Please output exactly the run of lines that starts at the line with "A sandstone bed" and ends at the last line of the records below.

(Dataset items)
━━━

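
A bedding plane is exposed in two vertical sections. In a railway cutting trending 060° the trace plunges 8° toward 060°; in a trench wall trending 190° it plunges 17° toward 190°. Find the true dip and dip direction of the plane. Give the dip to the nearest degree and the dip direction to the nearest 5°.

Each apparent-dip line lies in the plane. As unit vectors (x east, y north, z up), v₁ plunges 8°→060° and v₂ plunges 17°→190°.
The plane normal is n = v₁ × v₂ ∝ (0.276, -0.274, 0.725).
tan δ = √(n_x²+n_y²)/n_z = 0.389/0.725, so δ = 28.2°.
Dip direction = azimuth of (n_x, n_y) = atan2(0.276, -0.274) = 135°.

true dip 28°, dip direction 135°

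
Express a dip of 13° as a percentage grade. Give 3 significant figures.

grade % = 100 × tan 13° = 100 × 0.2309

23.1%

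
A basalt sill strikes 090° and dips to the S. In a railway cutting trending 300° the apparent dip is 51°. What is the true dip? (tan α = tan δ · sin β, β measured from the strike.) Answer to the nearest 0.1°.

68.0°

β = acute angle between strike 090° and section 300° = 30°.
tan δ = tan α / sin β = tan 51° / sin 30° = 1.2349 / 0.5000 = 2.4698
δ = arctan(2.4698) = 67.96°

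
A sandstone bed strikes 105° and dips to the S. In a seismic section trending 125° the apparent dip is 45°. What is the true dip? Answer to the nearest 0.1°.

71.1°

β = acute angle between strike 105° and section 125° = 20°.
tan δ = tan α / sin β = tan 45° / sin 20° = 1.0000 / 0.3420 = 2.9238
true dip = arctan 2.9238 = 71.12°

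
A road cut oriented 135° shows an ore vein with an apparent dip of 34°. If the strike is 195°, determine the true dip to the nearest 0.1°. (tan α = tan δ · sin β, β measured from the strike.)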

━━━

#### THE COMPLETED TASK:
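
A sandstone bed strikes 105° and dips to the S. In a seismic section trending 125° the apparent dip is 45°. What is the true dip? Answer to the nearest 0.1°.

71.1°

β = acute angle between strike 105° and section 125° = 20°.
tan δ = tan α / sin β = tan 45° / sin 20° = 1.0000 / 0.3420 = 2.9238
true dip = arctan 2.9238 = 71.12°

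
A road cut oriented 135° shows an ore vein with an apparent dip of 34°. If the strike is 195°, determine the true dip to the nearest 0.1°. (tan α = tan δ · sin β, β measured from the strike.)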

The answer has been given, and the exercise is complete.